[Data excerpts]
§
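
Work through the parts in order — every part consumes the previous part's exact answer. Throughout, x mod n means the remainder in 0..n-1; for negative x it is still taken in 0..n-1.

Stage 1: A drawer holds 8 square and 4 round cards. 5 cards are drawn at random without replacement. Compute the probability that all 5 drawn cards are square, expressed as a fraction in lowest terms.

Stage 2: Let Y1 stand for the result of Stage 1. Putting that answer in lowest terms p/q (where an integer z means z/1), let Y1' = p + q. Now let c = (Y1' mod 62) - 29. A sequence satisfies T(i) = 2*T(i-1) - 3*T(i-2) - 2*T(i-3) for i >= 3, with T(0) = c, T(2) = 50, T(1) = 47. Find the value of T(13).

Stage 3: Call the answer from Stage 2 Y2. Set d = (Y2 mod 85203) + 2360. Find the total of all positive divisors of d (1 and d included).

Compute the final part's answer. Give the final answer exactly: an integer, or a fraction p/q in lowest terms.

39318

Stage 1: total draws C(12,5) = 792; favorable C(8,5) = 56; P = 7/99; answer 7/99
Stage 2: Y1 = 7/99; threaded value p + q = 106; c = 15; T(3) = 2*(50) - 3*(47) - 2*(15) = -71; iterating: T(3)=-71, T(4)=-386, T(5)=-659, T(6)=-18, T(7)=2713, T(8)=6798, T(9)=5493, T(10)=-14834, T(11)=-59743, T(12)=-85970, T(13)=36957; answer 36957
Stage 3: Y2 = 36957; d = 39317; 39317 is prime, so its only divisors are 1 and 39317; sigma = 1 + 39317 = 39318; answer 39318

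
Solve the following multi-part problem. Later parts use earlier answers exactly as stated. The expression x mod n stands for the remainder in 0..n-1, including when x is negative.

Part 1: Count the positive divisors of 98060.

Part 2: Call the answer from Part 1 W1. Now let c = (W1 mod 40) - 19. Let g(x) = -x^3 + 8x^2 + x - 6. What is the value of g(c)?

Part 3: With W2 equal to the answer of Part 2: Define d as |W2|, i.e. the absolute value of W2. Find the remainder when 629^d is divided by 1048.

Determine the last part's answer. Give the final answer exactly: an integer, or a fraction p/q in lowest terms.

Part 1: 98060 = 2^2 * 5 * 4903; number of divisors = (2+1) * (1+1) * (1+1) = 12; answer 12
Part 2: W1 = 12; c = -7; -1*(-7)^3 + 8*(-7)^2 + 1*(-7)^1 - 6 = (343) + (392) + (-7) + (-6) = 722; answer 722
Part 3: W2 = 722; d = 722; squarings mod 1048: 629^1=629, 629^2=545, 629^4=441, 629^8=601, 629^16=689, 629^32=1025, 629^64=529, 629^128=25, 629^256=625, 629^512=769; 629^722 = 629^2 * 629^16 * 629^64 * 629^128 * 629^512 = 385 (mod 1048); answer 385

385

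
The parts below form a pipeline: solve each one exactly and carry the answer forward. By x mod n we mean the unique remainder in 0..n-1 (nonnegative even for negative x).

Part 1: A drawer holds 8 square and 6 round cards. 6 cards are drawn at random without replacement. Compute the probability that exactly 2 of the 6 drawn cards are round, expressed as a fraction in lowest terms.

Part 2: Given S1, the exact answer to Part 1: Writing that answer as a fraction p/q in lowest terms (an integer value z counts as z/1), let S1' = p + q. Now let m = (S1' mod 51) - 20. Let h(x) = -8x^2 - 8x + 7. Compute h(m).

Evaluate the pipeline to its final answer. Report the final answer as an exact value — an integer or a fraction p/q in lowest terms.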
§
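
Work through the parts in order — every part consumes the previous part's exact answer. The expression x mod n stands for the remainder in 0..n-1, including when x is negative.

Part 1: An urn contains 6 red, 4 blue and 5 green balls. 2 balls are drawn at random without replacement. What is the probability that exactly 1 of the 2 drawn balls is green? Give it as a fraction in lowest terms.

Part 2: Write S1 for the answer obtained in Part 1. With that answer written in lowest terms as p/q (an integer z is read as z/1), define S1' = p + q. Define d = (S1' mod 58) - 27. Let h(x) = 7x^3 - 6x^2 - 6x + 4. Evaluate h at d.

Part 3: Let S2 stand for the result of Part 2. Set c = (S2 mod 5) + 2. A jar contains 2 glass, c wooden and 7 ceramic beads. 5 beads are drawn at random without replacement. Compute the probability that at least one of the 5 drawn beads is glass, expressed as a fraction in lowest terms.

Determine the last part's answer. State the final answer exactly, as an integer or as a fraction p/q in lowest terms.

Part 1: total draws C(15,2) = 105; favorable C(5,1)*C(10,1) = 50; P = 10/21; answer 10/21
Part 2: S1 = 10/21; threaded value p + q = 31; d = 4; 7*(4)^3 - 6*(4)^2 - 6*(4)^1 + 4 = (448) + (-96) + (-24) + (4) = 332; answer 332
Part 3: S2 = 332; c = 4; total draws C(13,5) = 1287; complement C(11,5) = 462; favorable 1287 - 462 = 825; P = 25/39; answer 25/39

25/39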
§
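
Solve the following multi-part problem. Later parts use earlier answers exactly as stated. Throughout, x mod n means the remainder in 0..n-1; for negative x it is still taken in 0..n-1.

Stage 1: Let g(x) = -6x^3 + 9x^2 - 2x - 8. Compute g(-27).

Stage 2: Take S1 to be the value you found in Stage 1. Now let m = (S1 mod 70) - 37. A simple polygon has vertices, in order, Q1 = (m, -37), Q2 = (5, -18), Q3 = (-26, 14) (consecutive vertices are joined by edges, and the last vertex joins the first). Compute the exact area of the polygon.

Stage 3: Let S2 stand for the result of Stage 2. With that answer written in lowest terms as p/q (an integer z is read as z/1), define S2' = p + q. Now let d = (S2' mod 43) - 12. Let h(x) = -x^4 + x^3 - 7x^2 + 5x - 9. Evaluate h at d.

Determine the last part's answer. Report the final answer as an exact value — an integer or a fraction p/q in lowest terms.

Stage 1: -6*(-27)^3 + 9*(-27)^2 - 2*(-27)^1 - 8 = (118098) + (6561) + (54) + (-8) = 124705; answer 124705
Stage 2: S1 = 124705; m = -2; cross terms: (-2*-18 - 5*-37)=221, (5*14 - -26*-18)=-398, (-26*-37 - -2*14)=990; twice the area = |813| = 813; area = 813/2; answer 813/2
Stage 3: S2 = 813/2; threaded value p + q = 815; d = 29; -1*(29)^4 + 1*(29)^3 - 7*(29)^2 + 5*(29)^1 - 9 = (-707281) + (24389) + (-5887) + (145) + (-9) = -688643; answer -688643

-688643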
§
Required action :: Of all the entries above, retype exactly the lines from the line with "answer. Throughout, x" to the line with "Stage 3: Call", both included, and no others.

Response below ::
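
Work through the parts in order — every part consumes the previous part's exact answer. Throughout, x mod n means the remainder in 0..n-1; for negative x it is still taken in 0..n-1.

Stage 1: A drawer holds 8 square and 4 round cards. 5 cards are drawn at random without replacement. Compute the probability that all 5 drawn cards are square, expressed as a fraction in lowest terms.

Stage 2: Let Y1 stand for the result of Stage 1. Putting that answer in lowest terms p/q (where an integer z means z/1), let Y1' = p + q. Now let c = (Y1' mod 62) - 29. A sequence satisfies T(i) = 2*T(i-1) - 3*T(i-2) - 2*T(i-3) for i >= 3, with T(0) = c, T(2) = 50, T(1) = 47. Find the value of T(13).

Stage 3: Call the answer from Stage 2 Y2. Set d = (Y2 mod 85203) + 2360. Find the total of all positive divisors of d (1 and d included).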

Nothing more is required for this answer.